§ **Activity**
Go through the data line by line. Copy each one holding the string "sound".
:: Records shown
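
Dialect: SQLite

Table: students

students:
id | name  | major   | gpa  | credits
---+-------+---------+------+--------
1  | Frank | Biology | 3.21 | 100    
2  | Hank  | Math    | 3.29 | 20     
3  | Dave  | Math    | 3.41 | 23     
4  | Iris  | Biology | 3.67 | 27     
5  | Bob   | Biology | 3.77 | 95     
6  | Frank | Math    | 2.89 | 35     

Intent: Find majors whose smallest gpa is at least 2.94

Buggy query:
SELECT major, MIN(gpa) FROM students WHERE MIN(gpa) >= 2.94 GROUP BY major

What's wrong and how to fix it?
Bug: MIN() in WHERE is a misuse of aggregate

Fix: Replace WHERE with HAVING after the GROUP BY

Corrected query:
SELECT major, MIN(gpa) FROM students GROUP BY major HAVING MIN(gpa) >= 2.94

Result:
major   | MIN(gpa)
--------+---------
Biology | 3.21    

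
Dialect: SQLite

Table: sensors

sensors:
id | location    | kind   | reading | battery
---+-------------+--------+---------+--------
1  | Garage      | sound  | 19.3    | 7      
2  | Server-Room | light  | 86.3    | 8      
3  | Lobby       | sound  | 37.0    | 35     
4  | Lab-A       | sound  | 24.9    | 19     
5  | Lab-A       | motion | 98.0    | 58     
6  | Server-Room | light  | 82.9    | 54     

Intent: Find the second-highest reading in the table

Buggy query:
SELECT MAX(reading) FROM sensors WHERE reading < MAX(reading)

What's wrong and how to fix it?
Bug: MAX(reading) on the right of the comparison is an aggregate-in-WHERE error

Fix: Compute the overall MAX in a subquery, then take MAX of rows below it

Corrected query:
SELECT MAX(reading) FROM sensors WHERE reading < (SELECT MAX(reading) FROM sensors)

Result:
MAX(reading)
------------
86.3        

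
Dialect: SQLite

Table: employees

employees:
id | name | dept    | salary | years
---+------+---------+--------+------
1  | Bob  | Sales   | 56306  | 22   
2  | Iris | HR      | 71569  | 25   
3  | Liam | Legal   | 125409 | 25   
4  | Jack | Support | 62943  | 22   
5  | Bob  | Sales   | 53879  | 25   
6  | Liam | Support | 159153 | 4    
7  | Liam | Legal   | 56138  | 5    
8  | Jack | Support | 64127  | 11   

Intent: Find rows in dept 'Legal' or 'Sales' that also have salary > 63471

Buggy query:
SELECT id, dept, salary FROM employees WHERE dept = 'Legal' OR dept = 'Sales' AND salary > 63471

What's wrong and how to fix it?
Bug: AND binds tighter than OR, so this parses as dept = 'Legal' OR (dept = 'Sales' AND salary > 63471)

Fix: Group the OR with parentheses (or use IN), then AND the threshold

Corrected query:
SELECT id, dept, salary FROM employees WHERE (dept = 'Legal' OR dept = 'Sales') AND salary > 63471

Result:
id | dept  | salary
---+-------+-------
3  | Legal | 125409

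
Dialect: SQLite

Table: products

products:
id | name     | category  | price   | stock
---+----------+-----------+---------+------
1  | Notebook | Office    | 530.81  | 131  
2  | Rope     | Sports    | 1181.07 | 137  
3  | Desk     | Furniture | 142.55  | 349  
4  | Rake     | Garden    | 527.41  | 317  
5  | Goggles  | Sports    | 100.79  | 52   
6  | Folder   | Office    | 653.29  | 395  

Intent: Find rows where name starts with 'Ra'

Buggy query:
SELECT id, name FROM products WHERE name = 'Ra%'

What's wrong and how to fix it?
Bug: '=' compares the literal string including the % character; pattern matching needs LIKE

Fix: Replace '=' with LIKE so 'Ra%' is treated as a pattern

Corrected query:
SELECT id, name FROM products WHERE name LIKE 'Ra%'

Result:
id | name
---+-----
4  | Rake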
::::
§ **Exercise solution**
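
1  | Garage      | sound  | 19.3    | 7      
3  | Lobby       | sound  | 37.0    | 35     
4  | Lab-A       | sound  | 24.9    | 19     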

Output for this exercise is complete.